» **Records to use**:
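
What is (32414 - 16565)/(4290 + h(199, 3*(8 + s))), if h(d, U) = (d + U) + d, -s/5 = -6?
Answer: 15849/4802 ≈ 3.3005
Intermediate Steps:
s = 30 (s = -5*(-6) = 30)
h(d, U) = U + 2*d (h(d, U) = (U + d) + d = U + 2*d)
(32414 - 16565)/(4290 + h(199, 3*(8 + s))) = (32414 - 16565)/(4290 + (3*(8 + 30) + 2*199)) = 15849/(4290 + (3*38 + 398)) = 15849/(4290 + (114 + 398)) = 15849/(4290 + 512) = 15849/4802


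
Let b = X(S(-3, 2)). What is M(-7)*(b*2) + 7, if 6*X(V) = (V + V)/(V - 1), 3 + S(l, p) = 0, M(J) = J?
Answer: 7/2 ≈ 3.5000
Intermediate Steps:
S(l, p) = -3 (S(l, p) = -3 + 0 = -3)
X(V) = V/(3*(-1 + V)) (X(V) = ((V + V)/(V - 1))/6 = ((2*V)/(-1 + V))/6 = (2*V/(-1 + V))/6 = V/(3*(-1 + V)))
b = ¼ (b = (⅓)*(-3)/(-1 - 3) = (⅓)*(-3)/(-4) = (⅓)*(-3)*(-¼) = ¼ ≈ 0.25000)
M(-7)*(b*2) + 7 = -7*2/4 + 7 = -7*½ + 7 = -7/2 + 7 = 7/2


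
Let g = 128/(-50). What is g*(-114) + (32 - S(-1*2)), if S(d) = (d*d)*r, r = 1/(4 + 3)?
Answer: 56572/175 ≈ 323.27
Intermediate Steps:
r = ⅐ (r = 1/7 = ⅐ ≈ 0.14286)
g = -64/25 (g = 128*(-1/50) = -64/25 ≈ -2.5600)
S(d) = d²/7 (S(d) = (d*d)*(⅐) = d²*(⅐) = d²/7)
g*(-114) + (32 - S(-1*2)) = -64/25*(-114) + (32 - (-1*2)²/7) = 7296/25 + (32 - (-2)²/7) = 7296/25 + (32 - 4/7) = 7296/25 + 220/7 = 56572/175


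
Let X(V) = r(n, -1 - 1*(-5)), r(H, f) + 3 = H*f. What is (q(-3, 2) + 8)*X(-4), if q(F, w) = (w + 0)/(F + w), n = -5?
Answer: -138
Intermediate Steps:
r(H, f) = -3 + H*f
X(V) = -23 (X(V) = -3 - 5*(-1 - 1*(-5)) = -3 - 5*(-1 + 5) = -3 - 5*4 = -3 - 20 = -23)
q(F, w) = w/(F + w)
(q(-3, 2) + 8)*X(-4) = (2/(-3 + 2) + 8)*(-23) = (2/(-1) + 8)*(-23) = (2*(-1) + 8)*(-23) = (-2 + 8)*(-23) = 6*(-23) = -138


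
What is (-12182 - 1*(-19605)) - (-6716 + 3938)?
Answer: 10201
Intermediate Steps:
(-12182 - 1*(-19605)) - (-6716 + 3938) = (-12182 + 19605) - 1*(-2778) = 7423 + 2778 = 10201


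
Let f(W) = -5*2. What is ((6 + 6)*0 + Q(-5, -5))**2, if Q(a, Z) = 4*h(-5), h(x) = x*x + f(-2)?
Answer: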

» **Your objective**: Match on "Answer": copy every line in the records that has it.

» **Output**:
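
Answer: 15849/4802 ≈ 3.3005
Answer: 7/2 ≈ 3.5000
Answer: 56572/175 ≈ 323.27
Answer: -138
Answer: 10201
Answer: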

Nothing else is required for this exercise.